--- Exercise ---
Give the lines below again exactly, starting with the line that holds "16, from left to right?" and going on through the line that holds "A 2×3 block".

--- Stored data ---
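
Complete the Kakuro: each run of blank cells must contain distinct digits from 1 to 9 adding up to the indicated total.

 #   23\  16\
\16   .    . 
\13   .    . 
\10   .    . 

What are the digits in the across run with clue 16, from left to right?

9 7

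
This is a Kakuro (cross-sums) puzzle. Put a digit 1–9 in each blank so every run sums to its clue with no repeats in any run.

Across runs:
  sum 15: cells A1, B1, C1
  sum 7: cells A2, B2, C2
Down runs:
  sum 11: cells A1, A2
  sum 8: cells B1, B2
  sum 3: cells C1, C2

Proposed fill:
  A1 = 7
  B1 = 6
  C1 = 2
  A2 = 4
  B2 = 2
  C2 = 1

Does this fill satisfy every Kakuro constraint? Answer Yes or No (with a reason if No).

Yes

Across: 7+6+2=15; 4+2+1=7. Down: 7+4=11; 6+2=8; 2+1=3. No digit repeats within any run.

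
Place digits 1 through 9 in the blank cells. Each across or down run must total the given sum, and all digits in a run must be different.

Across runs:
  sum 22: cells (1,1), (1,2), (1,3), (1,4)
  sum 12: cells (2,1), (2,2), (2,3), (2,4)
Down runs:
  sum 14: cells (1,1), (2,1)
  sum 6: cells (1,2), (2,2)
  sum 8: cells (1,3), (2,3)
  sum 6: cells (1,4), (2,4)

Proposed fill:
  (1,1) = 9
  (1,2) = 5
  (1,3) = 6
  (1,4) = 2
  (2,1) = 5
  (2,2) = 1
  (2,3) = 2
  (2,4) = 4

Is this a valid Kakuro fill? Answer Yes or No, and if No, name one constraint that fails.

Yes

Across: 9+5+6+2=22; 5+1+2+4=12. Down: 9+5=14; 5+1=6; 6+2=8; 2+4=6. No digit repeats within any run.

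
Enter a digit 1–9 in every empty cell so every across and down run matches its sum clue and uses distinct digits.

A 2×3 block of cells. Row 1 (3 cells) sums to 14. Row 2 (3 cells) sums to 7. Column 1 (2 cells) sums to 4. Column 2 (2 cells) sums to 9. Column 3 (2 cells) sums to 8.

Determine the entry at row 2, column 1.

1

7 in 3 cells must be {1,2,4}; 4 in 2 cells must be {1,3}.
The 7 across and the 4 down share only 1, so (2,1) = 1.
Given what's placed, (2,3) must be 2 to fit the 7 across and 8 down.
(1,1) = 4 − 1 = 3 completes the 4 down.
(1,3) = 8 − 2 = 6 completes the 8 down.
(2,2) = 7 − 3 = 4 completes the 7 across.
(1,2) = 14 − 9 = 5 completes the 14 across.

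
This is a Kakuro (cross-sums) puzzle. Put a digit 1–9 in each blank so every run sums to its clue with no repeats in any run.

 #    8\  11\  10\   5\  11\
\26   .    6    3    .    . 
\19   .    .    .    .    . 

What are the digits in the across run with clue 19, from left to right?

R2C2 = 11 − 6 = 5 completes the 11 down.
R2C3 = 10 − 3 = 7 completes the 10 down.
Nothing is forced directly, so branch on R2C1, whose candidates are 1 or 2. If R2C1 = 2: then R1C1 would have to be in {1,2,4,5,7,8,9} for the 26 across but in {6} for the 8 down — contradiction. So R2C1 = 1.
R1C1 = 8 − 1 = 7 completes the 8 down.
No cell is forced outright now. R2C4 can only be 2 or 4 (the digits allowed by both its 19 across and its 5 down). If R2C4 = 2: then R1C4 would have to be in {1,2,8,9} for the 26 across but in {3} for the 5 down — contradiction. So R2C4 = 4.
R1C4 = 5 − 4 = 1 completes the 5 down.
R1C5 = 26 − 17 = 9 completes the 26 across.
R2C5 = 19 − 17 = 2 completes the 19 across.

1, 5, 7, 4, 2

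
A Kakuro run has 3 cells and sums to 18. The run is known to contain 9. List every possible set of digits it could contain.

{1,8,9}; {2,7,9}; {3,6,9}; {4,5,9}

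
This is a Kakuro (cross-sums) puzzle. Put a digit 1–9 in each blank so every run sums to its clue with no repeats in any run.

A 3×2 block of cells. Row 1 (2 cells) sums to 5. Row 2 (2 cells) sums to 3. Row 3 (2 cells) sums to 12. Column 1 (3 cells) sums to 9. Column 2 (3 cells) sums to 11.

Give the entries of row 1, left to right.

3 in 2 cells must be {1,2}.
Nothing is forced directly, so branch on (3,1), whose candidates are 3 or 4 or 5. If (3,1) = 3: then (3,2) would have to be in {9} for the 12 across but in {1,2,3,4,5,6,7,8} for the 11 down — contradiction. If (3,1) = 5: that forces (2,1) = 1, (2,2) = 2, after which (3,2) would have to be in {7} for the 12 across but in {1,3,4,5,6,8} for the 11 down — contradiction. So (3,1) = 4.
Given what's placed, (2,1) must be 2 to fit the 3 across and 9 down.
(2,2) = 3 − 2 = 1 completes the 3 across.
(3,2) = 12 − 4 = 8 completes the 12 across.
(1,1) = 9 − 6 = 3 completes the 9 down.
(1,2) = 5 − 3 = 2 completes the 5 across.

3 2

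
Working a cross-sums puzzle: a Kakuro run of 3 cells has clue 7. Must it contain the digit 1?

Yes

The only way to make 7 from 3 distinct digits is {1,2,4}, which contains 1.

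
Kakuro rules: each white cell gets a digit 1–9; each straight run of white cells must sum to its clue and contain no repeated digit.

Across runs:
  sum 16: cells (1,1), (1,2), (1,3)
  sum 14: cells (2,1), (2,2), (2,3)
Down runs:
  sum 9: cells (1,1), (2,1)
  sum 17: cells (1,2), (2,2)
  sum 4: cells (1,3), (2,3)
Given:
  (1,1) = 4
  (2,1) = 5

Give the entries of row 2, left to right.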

--- Result of the task ---
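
What are the digits in the across run with clue 16, from left to right?

9 7

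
This is a Kakuro (cross-sums) puzzle. Put a digit 1–9 in each blank so every run sums to its clue with no repeats in any run.

Across runs:
  sum 15: cells A1, B1, C1
  sum 7: cells A2, B2, C2
Down runs:
  sum 11: cells A1, A2
  sum 8: cells B1, B2
  sum 3: cells C1, C2

Proposed fill:
  A1 = 7
  B1 = 6
  C1 = 2
  A2 = 4
  B2 = 2
  C2 = 1

Does this fill satisfy every Kakuro constraint? Answer Yes or No (with a reason if No).

Yes

Across: 7+6+2=15; 4+2+1=7. Down: 7+4=11; 6+2=8; 2+1=3. No digit repeats within any run.

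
Place digits 1 through 9 in the blank cells. Each across or down run must total the given sum, and all digits in a run must be different.

Across runs:
  sum 22: cells (1,1), (1,2), (1,3), (1,4)
  sum 12: cells (2,1), (2,2), (2,3), (2,4)
Down runs:
  sum 14: cells (1,1), (2,1)
  sum 6: cells (1,2), (2,2)
  sum 8: cells (1,3), (2,3)
  sum 6: cells (1,4), (2,4)

Proposed fill:
  (1,1) = 9
  (1,2) = 5
  (1,3) = 6
  (1,4) = 2
  (2,1) = 5
  (2,2) = 1
  (2,3) = 2
  (2,4) = 4

Is this a valid Kakuro fill? Answer Yes or No, and if No, name one constraint that fails.

Yes

Across: 9+5+6+2=22; 5+1+2+4=12. Down: 9+5=14; 5+1=6; 6+2=8; 2+4=6. No digit repeats within any run.

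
Enter a digit 1–9 in every empty cell so every across and down run matches its sum clue and uses distinct digits.

A 2×3 block of cells. Row 1 (3 cells) sums to 14. Row 2 (3 cells) sums to 7. Column 1 (2 cells) sums to 4. Column 2 (2 cells) sums to 9. Column 3 (2 cells) sums to 8.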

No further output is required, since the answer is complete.